[Collected data]
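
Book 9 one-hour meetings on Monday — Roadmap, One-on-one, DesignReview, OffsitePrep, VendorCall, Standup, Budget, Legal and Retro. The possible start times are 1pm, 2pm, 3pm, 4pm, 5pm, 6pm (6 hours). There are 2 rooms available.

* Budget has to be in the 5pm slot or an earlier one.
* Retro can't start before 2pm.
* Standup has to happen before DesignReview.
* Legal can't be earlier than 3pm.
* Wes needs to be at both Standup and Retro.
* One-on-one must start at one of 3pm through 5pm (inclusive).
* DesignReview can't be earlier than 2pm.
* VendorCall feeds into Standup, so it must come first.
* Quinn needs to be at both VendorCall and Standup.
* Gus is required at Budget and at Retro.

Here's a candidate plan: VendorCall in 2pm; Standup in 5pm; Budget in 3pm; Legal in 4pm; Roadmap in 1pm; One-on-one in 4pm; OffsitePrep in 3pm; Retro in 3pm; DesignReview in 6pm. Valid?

No — it violates: Gus is required at Budget and at Retro

Quinn needs to be at both VendorCall and Standup — holds.
Retro can't start before 2pm — holds.
DesignReview can't be earlier than 2pm — holds.
One-on-one must start at one of 3pm through 5pm (inclusive) — holds.
Budget has to be in the 5pm slot or an earlier one — holds.
VendorCall feeds into Standup, so it must come first — holds.
Standup has to happen before DesignReview — holds.
Wes needs to be at both Standup and Retro — holds.
There are 2 rooms available — violated.
Legal can't be earlier than 3pm — holds.
Gus is required at Budget and at Retro — violated.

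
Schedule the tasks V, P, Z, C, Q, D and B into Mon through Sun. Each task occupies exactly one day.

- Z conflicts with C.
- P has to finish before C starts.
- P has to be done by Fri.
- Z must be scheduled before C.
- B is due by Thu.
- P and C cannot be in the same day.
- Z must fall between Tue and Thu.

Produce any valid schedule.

Q -> Mon, V -> Mon, B -> Mon, Z -> Tue, D -> Mon, C -> Wed, P -> Mon

Checking: Z(Tue) before C(Wed); P(Mon) before C(Wed); Z(Tue) != C(Wed); P(Mon) != C(Wed); Z=Tue in [Tue,Thu]; P=Mon in [Mon,Fri]; B=Mon in [Mon,Thu].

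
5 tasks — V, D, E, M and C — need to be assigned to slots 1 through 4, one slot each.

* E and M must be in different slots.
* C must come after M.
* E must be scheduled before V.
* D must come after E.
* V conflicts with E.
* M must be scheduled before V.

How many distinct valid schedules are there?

Splitting on V: it can be 3 (12), 4 (22). Listing each branch's schedules as (D, E, M, C):
V=3: (2,1,2,3) (2,1,2,4) (3,1,2,3) (3,1,2,4) (3,2,1,2) (3,2,1,3) (3,2,1,4) (4,1,2,3) (4,1,2,4) (4,2,1,2) (4,2,1,3) (4,2,1,4) — 12.
V=4: (2,1,2,3) (2,1,2,4) (2,1,3,4) (3,1,2,3) (3,1,2,4) (3,1,3,4) (3,2,1,2) (3,2,1,3) (3,2,1,4) (3,2,3,4) (4,1,2,3) (4,1,2,4) (4,1,3,4) (4,2,1,2) (4,2,1,3) (4,2,1,4) (4,2,3,4) (4,3,1,2) (4,3,1,3) (4,3,1,4) (4,3,2,3) (4,3,2,4) — 22.
Summing: 12 + 22 = 34.

34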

> _TASK DIRECTIONS_:
Produce the entries above once more, identical in every detail.

> _RESULT_:
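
Book 9 one-hour meetings on Monday — Roadmap, One-on-one, DesignReview, OffsitePrep, VendorCall, Standup, Budget, Legal and Retro. The possible start times are 1pm, 2pm, 3pm, 4pm, 5pm, 6pm (6 hours). There are 2 rooms available.

* Budget has to be in the 5pm slot or an earlier one.
* Retro can't start before 2pm.
* Standup has to happen before DesignReview.
* Legal can't be earlier than 3pm.
* Wes needs to be at both Standup and Retro.
* One-on-one must start at one of 3pm through 5pm (inclusive).
* DesignReview can't be earlier than 2pm.
* VendorCall feeds into Standup, so it must come first.
* Quinn needs to be at both VendorCall and Standup.
* Gus is required at Budget and at Retro.

Here's a candidate plan: VendorCall in 2pm; Standup in 5pm; Budget in 3pm; Legal in 4pm; Roadmap in 1pm; One-on-one in 4pm; OffsitePrep in 3pm; Retro in 3pm; DesignReview in 6pm. Valid?

No — it violates: Gus is required at Budget and at Retro

Quinn needs to be at both VendorCall and Standup — holds.
Retro can't start before 2pm — holds.
DesignReview can't be earlier than 2pm — holds.
One-on-one must start at one of 3pm through 5pm (inclusive) — holds.
Budget has to be in the 5pm slot or an earlier one — holds.
VendorCall feeds into Standup, so it must come first — holds.
Standup has to happen before DesignReview — holds.
Wes needs to be at both Standup and Retro — holds.
There are 2 rooms available — violated.
Legal can't be earlier than 3pm — holds.
Gus is required at Budget and at Retro — violated.

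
Schedule the tasks V, P, Z, C, Q, D and B into Mon through Sun. Each task occupies exactly one day.

- Z conflicts with C.
- P has to finish before C starts.
- P has to be done by Fri.
- Z must be scheduled before C.
- B is due by Thu.
- P and C cannot be in the same day.
- Z must fall between Tue and Thu.

Produce any valid schedule.

Q -> Mon, V -> Mon, B -> Mon, Z -> Tue, D -> Mon, C -> Wed, P -> Mon

Checking: Z(Tue) before C(Wed); P(Mon) before C(Wed); Z(Tue) != C(Wed); P(Mon) != C(Wed); Z=Tue in [Tue,Thu]; P=Mon in [Mon,Fri]; B=Mon in [Mon,Thu].

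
5 tasks — V, D, E, M and C — need to be assigned to slots 1 through 4, one slot each.

* E and M must be in different slots.
* C must come after M.
* E must be scheduled before V.
* D must come after E.
* V conflicts with E.
* M must be scheduled before V.

How many distinct valid schedules are there?

Splitting on V: it can be 3 (12), 4 (22). Listing each branch's schedules as (D, E, M, C):
V=3: (2,1,2,3) (2,1,2,4) (3,1,2,3) (3,1,2,4) (3,2,1,2) (3,2,1,3) (3,2,1,4) (4,1,2,3) (4,1,2,4) (4,2,1,2) (4,2,1,3) (4,2,1,4) — 12.
V=4: (2,1,2,3) (2,1,2,4) (2,1,3,4) (3,1,2,3) (3,1,2,4) (3,1,3,4) (3,2,1,2) (3,2,1,3) (3,2,1,4) (3,2,3,4) (4,1,2,3) (4,1,2,4) (4,1,3,4) (4,2,1,2) (4,2,1,3) (4,2,1,4) (4,2,3,4) (4,3,1,2) (4,3,1,3) (4,3,1,4) (4,3,2,3) (4,3,2,4) — 22.
Summing: 12 + 22 = 34.

34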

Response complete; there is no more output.